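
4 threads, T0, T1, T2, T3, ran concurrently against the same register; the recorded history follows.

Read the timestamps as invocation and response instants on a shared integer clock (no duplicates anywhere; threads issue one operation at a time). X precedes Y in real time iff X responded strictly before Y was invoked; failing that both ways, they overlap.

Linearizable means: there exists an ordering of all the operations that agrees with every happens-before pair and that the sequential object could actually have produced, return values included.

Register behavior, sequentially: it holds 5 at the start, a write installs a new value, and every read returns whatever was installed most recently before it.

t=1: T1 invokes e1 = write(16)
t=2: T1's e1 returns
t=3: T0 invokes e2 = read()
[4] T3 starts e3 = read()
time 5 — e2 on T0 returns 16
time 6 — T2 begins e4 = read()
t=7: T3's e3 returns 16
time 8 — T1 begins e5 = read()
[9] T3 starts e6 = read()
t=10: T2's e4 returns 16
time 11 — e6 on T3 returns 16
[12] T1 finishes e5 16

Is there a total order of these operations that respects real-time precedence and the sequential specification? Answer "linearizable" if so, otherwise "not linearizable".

linearizable

a witness: e1, e2, e3, e4, e5, e6
1. e1 write(16), leaving value 16
2. e2 read() → 16, leaving value 16
3. e3 read() → 16, leaving value 16
4. e4 read() → 16, leaving value 16
5. e5 read() → 16, leaving value 16
6. e6 read() → 16, leaving value 16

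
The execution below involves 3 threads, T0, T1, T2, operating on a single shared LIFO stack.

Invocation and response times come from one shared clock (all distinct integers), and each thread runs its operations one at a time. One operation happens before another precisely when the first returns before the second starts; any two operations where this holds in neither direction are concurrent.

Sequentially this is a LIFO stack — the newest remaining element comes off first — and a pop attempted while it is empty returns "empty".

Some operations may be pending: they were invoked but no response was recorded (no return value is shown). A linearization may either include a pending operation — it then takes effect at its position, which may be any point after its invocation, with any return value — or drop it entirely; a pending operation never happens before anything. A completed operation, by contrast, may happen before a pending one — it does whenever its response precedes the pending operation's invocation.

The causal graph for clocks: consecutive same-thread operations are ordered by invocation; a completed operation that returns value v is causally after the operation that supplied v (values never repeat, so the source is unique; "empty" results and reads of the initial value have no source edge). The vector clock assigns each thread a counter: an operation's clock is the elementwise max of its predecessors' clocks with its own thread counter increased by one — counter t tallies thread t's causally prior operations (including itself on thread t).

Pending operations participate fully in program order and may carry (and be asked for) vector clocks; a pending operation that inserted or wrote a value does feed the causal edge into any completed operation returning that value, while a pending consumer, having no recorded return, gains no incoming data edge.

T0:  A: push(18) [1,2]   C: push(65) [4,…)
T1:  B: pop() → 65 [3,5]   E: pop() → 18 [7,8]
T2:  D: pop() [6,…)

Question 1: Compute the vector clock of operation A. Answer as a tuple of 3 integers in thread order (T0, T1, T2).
(1, 0, 0)

invoked at 6, D has no predecessors; its own T2 bump gives (0, 0, 1)
invoked at 1, A has no predecessors; its own T0 bump gives (1, 0, 0)
C, invoked 4, takes VC(A)=(1, 0, 0) under max, adds 1 for T0 → (2, 0, 0)
B, invoked 3, takes VC(C)=(2, 0, 0) under max, adds 1 for T1 → (2, 1, 0)
E, invoked 7, takes VC(A)=(1, 0, 0), VC(B)=(2, 1, 0) under max, adds 1 for T1 → (2, 2, 0)
target: VC(A) = (1, 0, 0)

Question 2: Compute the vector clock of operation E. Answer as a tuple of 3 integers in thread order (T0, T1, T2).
(2, 2, 0)

root op D, invoked 6: fresh clock plus T2's own tick → (0, 0, 1)
root op A, invoked 1: fresh clock plus T0's own tick → (1, 0, 0)
invoked at 4, C merges VC(A)=(1, 0, 0) and bumps T0's slot → (2, 0, 0)
invoked at 3, B merges VC(C)=(2, 0, 0) and bumps T1's slot → (2, 1, 0)
invoked at 7, E merges VC(A)=(1, 0, 0), VC(B)=(2, 1, 0) and bumps T1's slot → (2, 2, 0)
target: VC(E) = (2, 2, 0)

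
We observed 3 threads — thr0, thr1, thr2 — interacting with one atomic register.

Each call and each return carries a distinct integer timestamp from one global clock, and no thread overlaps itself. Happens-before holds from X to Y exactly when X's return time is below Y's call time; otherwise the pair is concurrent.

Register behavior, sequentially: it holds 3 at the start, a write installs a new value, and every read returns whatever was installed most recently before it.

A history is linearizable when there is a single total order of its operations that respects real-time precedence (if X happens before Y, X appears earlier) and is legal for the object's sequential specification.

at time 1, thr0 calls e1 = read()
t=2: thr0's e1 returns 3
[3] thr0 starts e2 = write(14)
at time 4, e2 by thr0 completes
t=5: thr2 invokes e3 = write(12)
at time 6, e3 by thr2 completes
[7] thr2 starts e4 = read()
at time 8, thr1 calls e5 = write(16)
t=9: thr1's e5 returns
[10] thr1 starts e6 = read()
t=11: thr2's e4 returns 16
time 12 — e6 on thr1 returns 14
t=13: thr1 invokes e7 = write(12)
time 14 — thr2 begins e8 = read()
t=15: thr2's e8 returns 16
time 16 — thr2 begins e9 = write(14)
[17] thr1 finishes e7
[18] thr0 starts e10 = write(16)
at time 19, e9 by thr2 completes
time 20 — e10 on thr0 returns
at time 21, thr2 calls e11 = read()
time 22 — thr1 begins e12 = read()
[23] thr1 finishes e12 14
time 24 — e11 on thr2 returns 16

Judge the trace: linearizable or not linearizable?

already the first 12 events (up to e6's response at time 12) admit no linearization; the first 11 still do
every one of the 3 real-time-consistent orders over 6 completed atomic register ops fails the sequential spec
for example e1, e2, e3, e4, e5, e6 fails at step 4: e4 read() → 16 is not legal there
for example e1, e2, e3, e5, e4, e6 fails at step 6: e6 read() → 14 is not legal there

not linearizable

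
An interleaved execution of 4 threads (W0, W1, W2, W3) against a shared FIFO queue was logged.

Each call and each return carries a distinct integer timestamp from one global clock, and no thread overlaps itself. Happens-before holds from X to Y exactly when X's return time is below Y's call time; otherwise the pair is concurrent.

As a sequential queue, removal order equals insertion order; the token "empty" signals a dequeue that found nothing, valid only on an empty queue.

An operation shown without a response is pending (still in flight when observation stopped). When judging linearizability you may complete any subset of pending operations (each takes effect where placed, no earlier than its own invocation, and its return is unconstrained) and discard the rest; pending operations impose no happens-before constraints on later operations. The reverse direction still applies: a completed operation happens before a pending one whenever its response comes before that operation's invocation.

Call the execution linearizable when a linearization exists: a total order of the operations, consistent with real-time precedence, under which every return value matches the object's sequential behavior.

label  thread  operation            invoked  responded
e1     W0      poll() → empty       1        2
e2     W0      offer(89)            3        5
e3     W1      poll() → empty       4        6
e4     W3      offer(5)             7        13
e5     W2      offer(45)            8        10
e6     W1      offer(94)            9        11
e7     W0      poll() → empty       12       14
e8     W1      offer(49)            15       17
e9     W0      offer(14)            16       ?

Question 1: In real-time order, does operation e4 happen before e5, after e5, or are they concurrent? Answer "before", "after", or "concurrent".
Answer: concurrent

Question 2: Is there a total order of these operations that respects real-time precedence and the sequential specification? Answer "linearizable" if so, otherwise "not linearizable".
not linearizable

the violation lands at event 14, e7's response at time 14: events 1..13 linearize, events 1..14 do not
checked exhaustively: 16 real-time-consistent orders of 7 completed operations, zero legal FIFO queue replays
take e1, e2, e3, e4, e5, e6, e7: step 3 already fails, because e3 poll() → empty cannot occur there
take e1, e2, e3, e4, e6, e5, e7: step 3 already fails, because e3 poll() → empty cannot occur there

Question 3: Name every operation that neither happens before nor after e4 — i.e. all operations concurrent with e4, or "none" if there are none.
Answer: e5, e6, e7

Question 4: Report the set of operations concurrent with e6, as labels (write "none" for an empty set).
Answer: e4, e5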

====================

→ Work order
Transcribe the lines above between the line holding "at time 19, e9 by thr2 completes" and the line holding "time 24 — e11 on thr2 returns 16", inclusive, exactly as they stand and with nothing added.

→ Exercise result
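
at time 19, e9 by thr2 completes
time 20 — e10 on thr0 returns
at time 21, thr2 calls e11 = read()
time 22 — thr1 begins e12 = read()
[23] thr1 finishes e12 14
time 24 — e11 on thr2 returns 16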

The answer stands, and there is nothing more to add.